**HOW TO COMPLETE THIS TASK**
Repeat each entry verbatim.

**DATA EXCERPTS**
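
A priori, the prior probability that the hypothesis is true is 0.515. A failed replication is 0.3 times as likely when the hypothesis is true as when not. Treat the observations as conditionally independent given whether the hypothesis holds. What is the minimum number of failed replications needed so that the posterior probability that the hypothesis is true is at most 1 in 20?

Prior odds: 0.515 ÷ 0.485 = 103/97.
Likelihood ratio per failed replication = 0.3.
Target odds: 0.05 ÷ 0.95 = 1/19.
Require 0.3ⁿ ≤ 1/19 ÷ (103/97) = 97/1957.
0.3² = 0.09 is still above 97/1957 but 0.3³ = 0.027 is at or below it, so n = 3.

3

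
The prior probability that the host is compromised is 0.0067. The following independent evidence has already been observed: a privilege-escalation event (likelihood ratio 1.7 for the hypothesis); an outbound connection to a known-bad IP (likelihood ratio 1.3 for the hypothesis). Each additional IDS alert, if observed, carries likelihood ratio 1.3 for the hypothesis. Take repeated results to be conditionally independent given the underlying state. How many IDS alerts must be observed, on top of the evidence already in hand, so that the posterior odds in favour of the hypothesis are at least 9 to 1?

25

Prior odds = 0.0067/0.9933 = 67/9933.
Combined Bayes factor of the evidence already in hand = 1.7 × 1.3 = 2.21.
Odds after that evidence = (67/9933) × 2.21 = 14807/993300.
Target odds = 9.
Need 1.3ⁿ ≥ 9 ÷ (14807/993300) = 8939700/14807.
1.3²⁴ ≈542.801 falls short of 8939700/14807 but 1.3²⁵ ≈705.641 reaches it, so n = 25.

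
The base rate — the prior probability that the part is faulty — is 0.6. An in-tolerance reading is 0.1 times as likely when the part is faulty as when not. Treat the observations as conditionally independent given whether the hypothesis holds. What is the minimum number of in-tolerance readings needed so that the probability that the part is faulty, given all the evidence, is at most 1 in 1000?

Prior odds: 0.6 ÷ 0.4 = 1.5.
Likelihood ratio per in-tolerance reading = 0.1.
Target posterior odds = 0.001/0.999 = 1/999.
Need 1.5 × 0.1ⁿ ≤ 1/999, i.e. 0.1ⁿ ≤ 2/2997.
0.1³ = 0.001 is still above 2/2997 but 0.1⁴ = 0.0001 is at or below it, so n = 4.

4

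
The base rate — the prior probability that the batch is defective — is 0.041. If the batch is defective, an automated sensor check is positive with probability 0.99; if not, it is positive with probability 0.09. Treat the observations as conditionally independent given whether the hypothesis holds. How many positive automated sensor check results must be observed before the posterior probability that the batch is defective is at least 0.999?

5

Prior odds: 0.041 ÷ 0.959 = 41/959.
Likelihood ratio of a positive = 0.99/0.09 = 11.
Target odds: 0.999 ÷ 0.001 = 999.
Need (41/959) × 11ⁿ ≥ 999, i.e. 11ⁿ ≥ 958041/41.
11⁴ = 14641 falls short of 958041/41 but 11⁵ = 161051 reaches it, so n = 5.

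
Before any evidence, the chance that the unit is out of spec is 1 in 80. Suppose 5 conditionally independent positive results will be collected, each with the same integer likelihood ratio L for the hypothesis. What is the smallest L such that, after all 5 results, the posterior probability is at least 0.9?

4

Prior odds = 0.0125/0.9875 = 1/79.
Target odds = 0.9/0.1 = 9.
Need L⁵ ≥ 9 ÷ (1/79) = 711.
3⁵ = 243 < 711 ≤ 1024 = 4⁵, so L = 4.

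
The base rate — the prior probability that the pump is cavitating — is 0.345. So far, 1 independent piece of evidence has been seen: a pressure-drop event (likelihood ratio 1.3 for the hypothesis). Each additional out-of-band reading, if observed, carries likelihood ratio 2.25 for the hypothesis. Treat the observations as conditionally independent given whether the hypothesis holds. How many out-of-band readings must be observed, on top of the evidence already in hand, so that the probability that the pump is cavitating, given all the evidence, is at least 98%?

6

Prior odds = 0.345/0.655 = 69/131.
Bayes factor of the evidence already in hand = 1.3.
Odds after that evidence = (69/131) × 1.3 = 897/1310.
Target odds = 0.98/0.02 = 49.
Need 2.25ⁿ ≥ 49 ÷ (897/1310) = 64190/897.
2.25⁵ = 59049/1024 falls short of 64190/897 but 2.25⁶ = 531441/4096 reaches it, so n = 6.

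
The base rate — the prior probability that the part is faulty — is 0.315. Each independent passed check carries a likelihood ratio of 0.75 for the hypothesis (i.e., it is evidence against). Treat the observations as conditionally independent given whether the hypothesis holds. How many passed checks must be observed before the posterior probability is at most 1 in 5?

3

Prior odds = 0.315/0.685 = 63/137.
Likelihood ratio per passed check = 0.75.
Target posterior odds = 0.2/0.8 = 0.25.
Require 0.75ⁿ ≤ 0.25 ÷ (63/137) = 137/252.
0.75² = 0.5625 is still above 137/252 but 0.75³ = 0.421875 is at or below it, so n = 3.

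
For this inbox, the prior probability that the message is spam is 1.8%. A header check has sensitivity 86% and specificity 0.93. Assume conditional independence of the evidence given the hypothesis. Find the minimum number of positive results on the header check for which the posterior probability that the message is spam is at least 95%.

Prior odds = 0.018/0.982 = 9/491.
False-positive rate = 1 − 0.93 = 0.07; likelihood ratio of a positive = 0.86/0.07 = 86/7.
Target posterior odds = 0.95/0.05 = 19.
Need (9/491) × (86/7)ⁿ ≥ 19, i.e. (86/7)ⁿ ≥ 9329/9.
(86/7)² = 7396/49 falls short of 9329/9 but (86/7)³ = 636056/343 reaches it, so n = 3.

3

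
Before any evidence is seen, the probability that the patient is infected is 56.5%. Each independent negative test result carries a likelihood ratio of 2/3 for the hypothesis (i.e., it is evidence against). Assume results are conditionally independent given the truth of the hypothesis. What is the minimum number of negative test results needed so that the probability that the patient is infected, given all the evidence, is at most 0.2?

Prior odds: 0.565 ÷ 0.435 = 113/87.
Likelihood ratio per negative test result = 2/3.
Target odds: 0.2 ÷ 0.8 = 0.25.
Need (113/87) × (2/3)ⁿ ≤ 0.25, i.e. (2/3)ⁿ ≤ 87/452.
(2/3)⁴ = 16/81 is still above 87/452 but (2/3)⁵ = 32/243 is at or below it, so n = 5.

5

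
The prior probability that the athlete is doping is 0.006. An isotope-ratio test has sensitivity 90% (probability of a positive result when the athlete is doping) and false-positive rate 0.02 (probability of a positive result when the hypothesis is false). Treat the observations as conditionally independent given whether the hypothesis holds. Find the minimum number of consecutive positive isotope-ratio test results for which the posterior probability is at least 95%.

3

Prior odds = 0.006/0.994 = 3/497.
Likelihood ratio of a positive result = 0.9/0.02 = 45.
Target posterior odds = 0.95/0.05 = 19.
Require 45ⁿ ≥ 19 ÷ (3/497) = 9443/3.
45² = 2025 falls short of 9443/3 but 45³ = 91125 reaches it, so n = 3.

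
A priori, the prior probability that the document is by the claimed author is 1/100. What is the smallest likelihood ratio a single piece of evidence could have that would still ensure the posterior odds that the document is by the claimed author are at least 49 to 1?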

**OUTPUT OF THE TASK**
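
A priori, the prior probability that the hypothesis is true is 0.515. A failed replication is 0.3 times as likely when the hypothesis is true as when not. Treat the observations as conditionally independent given whether the hypothesis holds. What is the minimum number of failed replications needed so that the posterior probability that the hypothesis is true is at most 1 in 20?

Prior odds: 0.515 ÷ 0.485 = 103/97.
Likelihood ratio per failed replication = 0.3.
Target odds: 0.05 ÷ 0.95 = 1/19.
Require 0.3ⁿ ≤ 1/19 ÷ (103/97) = 97/1957.
0.3² = 0.09 is still above 97/1957 but 0.3³ = 0.027 is at or below it, so n = 3.

3

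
The prior probability that the host is compromised is 0.0067. The following independent evidence has already been observed: a privilege-escalation event (likelihood ratio 1.7 for the hypothesis); an outbound connection to a known-bad IP (likelihood ratio 1.3 for the hypothesis). Each additional IDS alert, if observed, carries likelihood ratio 1.3 for the hypothesis. Take repeated results to be conditionally independent given the underlying state. How many IDS alerts must be observed, on top of the evidence already in hand, so that the posterior odds in favour of the hypothesis are at least 9 to 1?

25

Prior odds = 0.0067/0.9933 = 67/9933.
Combined Bayes factor of the evidence already in hand = 1.7 × 1.3 = 2.21.
Odds after that evidence = (67/9933) × 2.21 = 14807/993300.
Target odds = 9.
Need 1.3ⁿ ≥ 9 ÷ (14807/993300) = 8939700/14807.
1.3²⁴ ≈542.801 falls short of 8939700/14807 but 1.3²⁵ ≈705.641 reaches it, so n = 25.

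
The base rate — the prior probability that the part is faulty — is 0.6. An in-tolerance reading is 0.1 times as likely when the part is faulty as when not. Treat the observations as conditionally independent given whether the hypothesis holds. What is the minimum number of in-tolerance readings needed so that the probability that the part is faulty, given all the evidence, is at most 1 in 1000?

Prior odds: 0.6 ÷ 0.4 = 1.5.
Likelihood ratio per in-tolerance reading = 0.1.
Target posterior odds = 0.001/0.999 = 1/999.
Need 1.5 × 0.1ⁿ ≤ 1/999, i.e. 0.1ⁿ ≤ 2/2997.
0.1³ = 0.001 is still above 2/2997 but 0.1⁴ = 0.0001 is at or below it, so n = 4.

4

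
The base rate — the prior probability that the batch is defective — is 0.041. If the batch is defective, an automated sensor check is positive with probability 0.99; if not, it is positive with probability 0.09. Treat the observations as conditionally independent given whether the hypothesis holds. How many positive automated sensor check results must be observed before the posterior probability that the batch is defective is at least 0.999?

5

Prior odds: 0.041 ÷ 0.959 = 41/959.
Likelihood ratio of a positive = 0.99/0.09 = 11.
Target odds: 0.999 ÷ 0.001 = 999.
Need (41/959) × 11ⁿ ≥ 999, i.e. 11ⁿ ≥ 958041/41.
11⁴ = 14641 falls short of 958041/41 but 11⁵ = 161051 reaches it, so n = 5.

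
Before any evidence, the chance that the unit is out of spec is 1 in 80. Suppose 5 conditionally independent positive results will be collected, each with the same integer likelihood ratio L for the hypothesis. What is the smallest L such that, after all 5 results, the posterior probability is at least 0.9?

4

Prior odds = 0.0125/0.9875 = 1/79.
Target odds = 0.9/0.1 = 9.
Need L⁵ ≥ 9 ÷ (1/79) = 711.
3⁵ = 243 < 711 ≤ 1024 = 4⁵, so L = 4.

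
The base rate — the prior probability that the pump is cavitating — is 0.345. So far, 1 independent piece of evidence has been seen: a pressure-drop event (likelihood ratio 1.3 for the hypothesis). Each additional out-of-band reading, if observed, carries likelihood ratio 2.25 for the hypothesis. Treat the observations as conditionally independent given whether the hypothesis holds. How many out-of-band readings must be observed, on top of the evidence already in hand, so that the probability that the pump is cavitating, given all the evidence, is at least 98%?

6

Prior odds = 0.345/0.655 = 69/131.
Bayes factor of the evidence already in hand = 1.3.
Odds after that evidence = (69/131) × 1.3 = 897/1310.
Target odds = 0.98/0.02 = 49.
Need 2.25ⁿ ≥ 49 ÷ (897/1310) = 64190/897.
2.25⁵ = 59049/1024 falls short of 64190/897 but 2.25⁶ = 531441/4096 reaches it, so n = 6.

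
The base rate — the prior probability that the part is faulty — is 0.315. Each independent passed check carries a likelihood ratio of 0.75 for the hypothesis (i.e., it is evidence against). Treat the observations as conditionally independent given whether the hypothesis holds. How many passed checks must be observed before the posterior probability is at most 1 in 5?

3

Prior odds = 0.315/0.685 = 63/137.
Likelihood ratio per passed check = 0.75.
Target posterior odds = 0.2/0.8 = 0.25.
Require 0.75ⁿ ≤ 0.25 ÷ (63/137) = 137/252.
0.75² = 0.5625 is still above 137/252 but 0.75³ = 0.421875 is at or below it, so n = 3.

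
For this inbox, the prior probability that the message is spam is 1.8%. A header check has sensitivity 86% and specificity 0.93. Assume conditional independence of the evidence given the hypothesis. Find the minimum number of positive results on the header check for which the posterior probability that the message is spam is at least 95%.

Prior odds = 0.018/0.982 = 9/491.
False-positive rate = 1 − 0.93 = 0.07; likelihood ratio of a positive = 0.86/0.07 = 86/7.
Target posterior odds = 0.95/0.05 = 19.
Need (9/491) × (86/7)ⁿ ≥ 19, i.e. (86/7)ⁿ ≥ 9329/9.
(86/7)² = 7396/49 falls short of 9329/9 but (86/7)³ = 636056/343 reaches it, so n = 3.

3

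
Before any evidence is seen, the probability that the patient is infected is 56.5%. Each independent negative test result carries a likelihood ratio of 2/3 for the hypothesis (i.e., it is evidence against). Assume results are conditionally independent given the truth of the hypothesis. What is the minimum number of negative test results needed so that the probability that the patient is infected, given all the evidence, is at most 0.2?

Prior odds: 0.565 ÷ 0.435 = 113/87.
Likelihood ratio per negative test result = 2/3.
Target odds: 0.2 ÷ 0.8 = 0.25.
Need (113/87) × (2/3)ⁿ ≤ 0.25, i.e. (2/3)ⁿ ≤ 87/452.
(2/3)⁴ = 16/81 is still above 87/452 but (2/3)⁵ = 32/243 is at or below it, so n = 5.

5

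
The prior probability that the athlete is doping is 0.006. An isotope-ratio test has sensitivity 90% (probability of a positive result when the athlete is doping) and false-positive rate 0.02 (probability of a positive result when the hypothesis is false). Treat the observations as conditionally independent given whether the hypothesis holds. Find the minimum number of consecutive positive isotope-ratio test results for which the posterior probability is at least 95%.

3

Prior odds = 0.006/0.994 = 3/497.
Likelihood ratio of a positive result = 0.9/0.02 = 45.
Target posterior odds = 0.95/0.05 = 19.
Require 45ⁿ ≥ 19 ÷ (3/497) = 9443/3.
45² = 2025 falls short of 9443/3 but 45³ = 91125 reaches it, so n = 3.

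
A priori, the prior probability that the document is by the claimed author is 1/100. What is the smallest likelihood ratio a single piece of evidence could have that would still ensure the posterior odds that the document is by the claimed author are at least 49 to 1?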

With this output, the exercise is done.